» Recorded information
= Beginning of Section =

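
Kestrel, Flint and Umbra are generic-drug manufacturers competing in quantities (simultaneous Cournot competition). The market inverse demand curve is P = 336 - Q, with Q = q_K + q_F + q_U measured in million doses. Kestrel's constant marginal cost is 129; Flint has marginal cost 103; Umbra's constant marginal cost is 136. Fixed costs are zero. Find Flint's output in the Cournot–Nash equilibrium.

Kestrel's profit: π_K = (336 - Q)q_K - (129q_K). Setting ∂π_K/∂q_K = 0: 207 - 2q_K - (q_F + q_U) = 0.
Flint's first-order condition: 233 - 2q_F - (q_K + q_U) = 0.
Umbra's first-order condition: 200 - 2q_U - (q_K + q_F) = 0.
Adding the 3 first-order conditions: 640 − 4Q = 0, so Q = 160.
Back-substituting: q_K = (207 − 160) = 47, q_F = (233 − 160) = 73, q_U = (200 − 160) = 40.

73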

= End of Section =

» Work item
All records shown above are to be reproduced without any alteration.

» Your solution
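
Kestrel, Flint and Umbra are generic-drug manufacturers competing in quantities (simultaneous Cournot competition). The market inverse demand curve is P = 336 - Q, with Q = q_K + q_F + q_U measured in million doses. Kestrel's constant marginal cost is 129; Flint has marginal cost 103; Umbra's constant marginal cost is 136. Fixed costs are zero. Find Flint's output in the Cournot–Nash equilibrium.

Kestrel's profit: π_K = (336 - Q)q_K - (129q_K). Setting ∂π_K/∂q_K = 0: 207 - 2q_K - (q_F + q_U) = 0.
Flint's first-order condition: 233 - 2q_F - (q_K + q_U) = 0.
Umbra's first-order condition: 200 - 2q_U - (q_K + q_F) = 0.
Adding the 3 first-order conditions: 640 − 4Q = 0, so Q = 160.
Back-substituting: q_K = (207 − 160) = 47, q_F = (233 − 160) = 73, q_U = (200 − 160) = 40.

73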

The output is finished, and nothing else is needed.